== Segment start ==

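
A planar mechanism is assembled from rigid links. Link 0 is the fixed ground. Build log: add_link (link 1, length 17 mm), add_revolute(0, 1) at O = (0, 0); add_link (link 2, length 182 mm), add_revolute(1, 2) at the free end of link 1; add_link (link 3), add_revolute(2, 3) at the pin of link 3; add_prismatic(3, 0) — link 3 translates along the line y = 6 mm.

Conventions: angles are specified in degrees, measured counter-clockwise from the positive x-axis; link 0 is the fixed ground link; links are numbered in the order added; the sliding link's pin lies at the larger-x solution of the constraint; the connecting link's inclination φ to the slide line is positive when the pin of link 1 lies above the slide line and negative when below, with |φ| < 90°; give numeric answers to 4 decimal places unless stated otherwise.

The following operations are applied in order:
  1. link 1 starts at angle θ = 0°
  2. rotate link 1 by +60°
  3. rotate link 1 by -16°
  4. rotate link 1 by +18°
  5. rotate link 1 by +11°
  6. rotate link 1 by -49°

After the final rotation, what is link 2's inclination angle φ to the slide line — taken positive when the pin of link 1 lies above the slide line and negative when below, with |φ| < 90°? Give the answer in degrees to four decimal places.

geometry: r = 17 mm, L = 182 mm, e = 6 mm; θ starts at 0°
rotate link 1 by +60°: θ ← 0° +60° = 60°
rotate link 1 by -16°: θ ← 60° -16° = 44°
rotate link 1 by +18°: θ ← 44° +18° = 62°
rotate link 1 by +11°: θ ← 62° +11° = 73°
rotate link 1 by -49°: θ ← 73° -49° = 24°
h = r sin θ − e = 6.914523 − 6 = 0.914523
sin φ = h / L = 0.914523 / 182 = 0.00502485
φ = arcsin(0.00502485) = 0.287904°

0.2879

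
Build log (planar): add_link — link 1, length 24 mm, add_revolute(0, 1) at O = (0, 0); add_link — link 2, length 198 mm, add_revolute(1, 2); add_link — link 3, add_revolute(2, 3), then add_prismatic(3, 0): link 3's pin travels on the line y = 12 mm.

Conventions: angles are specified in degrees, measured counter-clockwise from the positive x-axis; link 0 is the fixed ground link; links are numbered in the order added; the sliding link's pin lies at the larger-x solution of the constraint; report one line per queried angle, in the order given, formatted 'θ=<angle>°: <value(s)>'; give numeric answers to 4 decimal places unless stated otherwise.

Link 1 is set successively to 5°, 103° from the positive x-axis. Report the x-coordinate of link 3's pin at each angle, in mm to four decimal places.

geometry: r = 24 mm, L = 198 mm, e = 12 mm
θ=5°: crank pin P = (r cos θ, r sin θ) = (23.908673, 2.091738)
θ=5°: h = r sin θ − e = 2.091738 − 12 = -9.908262
θ=5°: x = r cos θ + √(L² − h²) = 23.908673 + 197.751931 = 221.660604
θ=103°: crank pin P = (r cos θ, r sin θ) = (-5.398825, 23.384882)
θ=103°: h = r sin θ − e = 23.384882 − 12 = 11.384882
θ=103°: x = r cos θ + √(L² − h²) = -5.398825 + 197.672417 = 192.273592

θ=5°: 221.6606
θ=103°: 192.2736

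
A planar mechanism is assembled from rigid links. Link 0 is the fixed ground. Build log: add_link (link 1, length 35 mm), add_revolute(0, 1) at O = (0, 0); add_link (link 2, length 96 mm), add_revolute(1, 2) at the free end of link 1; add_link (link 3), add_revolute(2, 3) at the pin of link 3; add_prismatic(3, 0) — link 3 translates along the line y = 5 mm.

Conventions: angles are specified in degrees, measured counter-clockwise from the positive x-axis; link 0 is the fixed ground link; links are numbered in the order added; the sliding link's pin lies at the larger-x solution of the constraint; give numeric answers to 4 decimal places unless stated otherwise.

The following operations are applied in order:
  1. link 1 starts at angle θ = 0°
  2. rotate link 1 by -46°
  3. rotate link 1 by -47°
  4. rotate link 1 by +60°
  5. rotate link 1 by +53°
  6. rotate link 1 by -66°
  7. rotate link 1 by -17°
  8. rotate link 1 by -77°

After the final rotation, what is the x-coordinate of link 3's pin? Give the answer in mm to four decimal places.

geometry: r = 35 mm, L = 96 mm, e = 5 mm; θ starts at 0°
rotate link 1 by -46°: θ ← 0° -46° = -46°
rotate link 1 by -47°: θ ← -46° -47° = -93°
rotate link 1 by +60°: θ ← -93° +60° = -33°
rotate link 1 by +53°: θ ← -33° +53° = 20°
rotate link 1 by -66°: θ ← 20° -66° = -46°
rotate link 1 by -17°: θ ← -46° -17° = -63°
rotate link 1 by -77°: θ ← -63° -77° = -140°
crank pin P = (r cos θ, r sin θ) = (-26.811556, -22.497566)
h = r sin θ − e = -22.497566 − 5 = -27.497566
x = r cos θ + √(L² − h²) = -26.811556 + 91.977627 = 65.166071

65.1661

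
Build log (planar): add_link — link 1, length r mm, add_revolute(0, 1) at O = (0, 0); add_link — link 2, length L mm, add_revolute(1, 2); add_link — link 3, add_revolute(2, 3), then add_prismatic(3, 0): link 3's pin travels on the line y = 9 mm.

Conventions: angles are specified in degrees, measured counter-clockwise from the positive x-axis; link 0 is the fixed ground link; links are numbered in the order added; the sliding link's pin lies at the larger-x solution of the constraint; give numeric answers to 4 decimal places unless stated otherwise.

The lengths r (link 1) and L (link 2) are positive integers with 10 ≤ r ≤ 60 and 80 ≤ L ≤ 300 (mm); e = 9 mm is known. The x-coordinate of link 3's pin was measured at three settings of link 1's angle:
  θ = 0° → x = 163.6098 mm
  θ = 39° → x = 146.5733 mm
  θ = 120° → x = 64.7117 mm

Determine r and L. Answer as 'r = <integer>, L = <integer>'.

constraint per measurement: (x − r cos θ)² + (r sin θ − e)² = L²
subtracting the θ₁ and θ₂ equations cancels the r² and L² terms:
r = (x₁² − x₂²) / (2[(x₁cos θ₁ + e sin θ₁) − (x₂cos θ₂ + e sin θ₂)]) = 59.9998 → r = 60
L² = (x₁ − r cos θ₁)² + (r sin θ₁ − e)² = 10815.9907 → L = 104.0000 → L = 104
check at θ₃=120°: x = 64.7117 (printed 64.7117) ✓

r = 60, L = 104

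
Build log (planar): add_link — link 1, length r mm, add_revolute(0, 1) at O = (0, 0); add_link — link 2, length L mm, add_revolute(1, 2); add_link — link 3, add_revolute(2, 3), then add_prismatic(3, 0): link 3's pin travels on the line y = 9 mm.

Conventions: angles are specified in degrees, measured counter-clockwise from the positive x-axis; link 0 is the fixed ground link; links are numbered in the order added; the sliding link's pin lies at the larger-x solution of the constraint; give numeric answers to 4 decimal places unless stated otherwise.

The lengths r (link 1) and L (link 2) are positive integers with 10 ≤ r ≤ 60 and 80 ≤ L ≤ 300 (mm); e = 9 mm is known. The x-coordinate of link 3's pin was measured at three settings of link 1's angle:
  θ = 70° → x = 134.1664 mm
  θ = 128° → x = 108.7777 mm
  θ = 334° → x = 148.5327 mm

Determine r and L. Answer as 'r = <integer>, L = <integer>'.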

== Segment end ==

**WHAT TO DO:**
Retype the entries word for word.

**TASK SOLUTION:**
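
A planar mechanism is assembled from rigid links. Link 0 is the fixed ground. Build log: add_link (link 1, length 17 mm), add_revolute(0, 1) at O = (0, 0); add_link (link 2, length 182 mm), add_revolute(1, 2) at the free end of link 1; add_link (link 3), add_revolute(2, 3) at the pin of link 3; add_prismatic(3, 0) — link 3 translates along the line y = 6 mm.

Conventions: angles are specified in degrees, measured counter-clockwise from the positive x-axis; link 0 is the fixed ground link; links are numbered in the order added; the sliding link's pin lies at the larger-x solution of the constraint; the connecting link's inclination φ to the slide line is positive when the pin of link 1 lies above the slide line and negative when below, with |φ| < 90°; give numeric answers to 4 decimal places unless stated otherwise.

The following operations are applied in order:
  1. link 1 starts at angle θ = 0°
  2. rotate link 1 by +60°
  3. rotate link 1 by -16°
  4. rotate link 1 by +18°
  5. rotate link 1 by +11°
  6. rotate link 1 by -49°

After the final rotation, what is link 2's inclination angle φ to the slide line — taken positive when the pin of link 1 lies above the slide line and negative when below, with |φ| < 90°? Give the answer in degrees to four decimal places.

geometry: r = 17 mm, L = 182 mm, e = 6 mm; θ starts at 0°
rotate link 1 by +60°: θ ← 0° +60° = 60°
rotate link 1 by -16°: θ ← 60° -16° = 44°
rotate link 1 by +18°: θ ← 44° +18° = 62°
rotate link 1 by +11°: θ ← 62° +11° = 73°
rotate link 1 by -49°: θ ← 73° -49° = 24°
h = r sin θ − e = 6.914523 − 6 = 0.914523
sin φ = h / L = 0.914523 / 182 = 0.00502485
φ = arcsin(0.00502485) = 0.287904°

0.2879

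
Build log (planar): add_link — link 1, length 24 mm, add_revolute(0, 1) at O = (0, 0); add_link — link 2, length 198 mm, add_revolute(1, 2); add_link — link 3, add_revolute(2, 3), then add_prismatic(3, 0): link 3's pin travels on the line y = 12 mm.

Conventions: angles are specified in degrees, measured counter-clockwise from the positive x-axis; link 0 is the fixed ground link; links are numbered in the order added; the sliding link's pin lies at the larger-x solution of the constraint; report one line per queried angle, in the order given, formatted 'θ=<angle>°: <value(s)>'; give numeric answers to 4 decimal places unless stated otherwise.

Link 1 is set successively to 5°, 103° from the positive x-axis. Report the x-coordinate of link 3's pin at each angle, in mm to four decimal places.

geometry: r = 24 mm, L = 198 mm, e = 12 mm
θ=5°: crank pin P = (r cos θ, r sin θ) = (23.908673, 2.091738)
θ=5°: h = r sin θ − e = 2.091738 − 12 = -9.908262
θ=5°: x = r cos θ + √(L² − h²) = 23.908673 + 197.751931 = 221.660604
θ=103°: crank pin P = (r cos θ, r sin θ) = (-5.398825, 23.384882)
θ=103°: h = r sin θ − e = 23.384882 − 12 = 11.384882
θ=103°: x = r cos θ + √(L² − h²) = -5.398825 + 197.672417 = 192.273592

θ=5°: 221.6606
θ=103°: 192.2736

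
A planar mechanism is assembled from rigid links. Link 0 is the fixed ground. Build log: add_link (link 1, length 35 mm), add_revolute(0, 1) at O = (0, 0); add_link (link 2, length 96 mm), add_revolute(1, 2) at the free end of link 1; add_link (link 3), add_revolute(2, 3) at the pin of link 3; add_prismatic(3, 0) — link 3 translates along the line y = 5 mm.

Conventions: angles are specified in degrees, measured counter-clockwise from the positive x-axis; link 0 is the fixed ground link; links are numbered in the order added; the sliding link's pin lies at the larger-x solution of the constraint; give numeric answers to 4 decimal places unless stated otherwise.

The following operations are applied in order:
  1. link 1 starts at angle θ = 0°
  2. rotate link 1 by -46°
  3. rotate link 1 by -47°
  4. rotate link 1 by +60°
  5. rotate link 1 by +53°
  6. rotate link 1 by -66°
  7. rotate link 1 by -17°
  8. rotate link 1 by -77°

After the final rotation, what is the x-coordinate of link 3's pin? Give the answer in mm to four decimal places.

geometry: r = 35 mm, L = 96 mm, e = 5 mm; θ starts at 0°
rotate link 1 by -46°: θ ← 0° -46° = -46°
rotate link 1 by -47°: θ ← -46° -47° = -93°
rotate link 1 by +60°: θ ← -93° +60° = -33°
rotate link 1 by +53°: θ ← -33° +53° = 20°
rotate link 1 by -66°: θ ← 20° -66° = -46°
rotate link 1 by -17°: θ ← -46° -17° = -63°
rotate link 1 by -77°: θ ← -63° -77° = -140°
crank pin P = (r cos θ, r sin θ) = (-26.811556, -22.497566)
h = r sin θ − e = -22.497566 − 5 = -27.497566
x = r cos θ + √(L² − h²) = -26.811556 + 91.977627 = 65.166071

65.1661

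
Build log (planar): add_link — link 1, length r mm, add_revolute(0, 1) at O = (0, 0); add_link — link 2, length L mm, add_revolute(1, 2); add_link — link 3, add_revolute(2, 3), then add_prismatic(3, 0): link 3's pin travels on the line y = 9 mm.

Conventions: angles are specified in degrees, measured counter-clockwise from the positive x-axis; link 0 is the fixed ground link; links are numbered in the order added; the sliding link's pin lies at the larger-x solution of the constraint; give numeric answers to 4 decimal places unless stated otherwise.

The lengths r (link 1) and L (link 2) are positive integers with 10 ≤ r ≤ 60 and 80 ≤ L ≤ 300 (mm); e = 9 mm is known. The x-coordinate of link 3's pin was measured at three settings of link 1's angle:
  θ = 0° → x = 163.6098 mm
  θ = 39° → x = 146.5733 mm
  θ = 120° → x = 64.7117 mm

Determine r and L. Answer as 'r = <integer>, L = <integer>'.

constraint per measurement: (x − r cos θ)² + (r sin θ − e)² = L²
subtracting the θ₁ and θ₂ equations cancels the r² and L² terms:
r = (x₁² − x₂²) / (2[(x₁cos θ₁ + e sin θ₁) − (x₂cos θ₂ + e sin θ₂)]) = 59.9998 → r = 60
L² = (x₁ − r cos θ₁)² + (r sin θ₁ − e)² = 10815.9907 → L = 104.0000 → L = 104
check at θ₃=120°: x = 64.7117 (printed 64.7117) ✓

r = 60, L = 104

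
Build log (planar): add_link — link 1, length r mm, add_revolute(0, 1) at O = (0, 0); add_link — link 2, length L mm, add_revolute(1, 2); add_link — link 3, add_revolute(2, 3), then add_prismatic(3, 0): link 3's pin travels on the line y = 9 mm.

Conventions: angles are specified in degrees, measured counter-clockwise from the positive x-axis; link 0 is the fixed ground link; links are numbered in the order added; the sliding link's pin lies at the larger-x solution of the constraint; give numeric answers to 4 decimal places unless stated otherwise.

The lengths r (link 1) and L (link 2) are positive integers with 10 ≤ r ≤ 60 and 80 ≤ L ≤ 300 (mm); e = 9 mm is known. The x-coordinate of link 3's pin was measured at three settings of link 1's angle:
  θ = 70° → x = 134.1664 mm
  θ = 128° → x = 108.7777 mm
  θ = 334° → x = 148.5327 mm

Determine r and L. Answer as 'r = <integer>, L = <integer>'.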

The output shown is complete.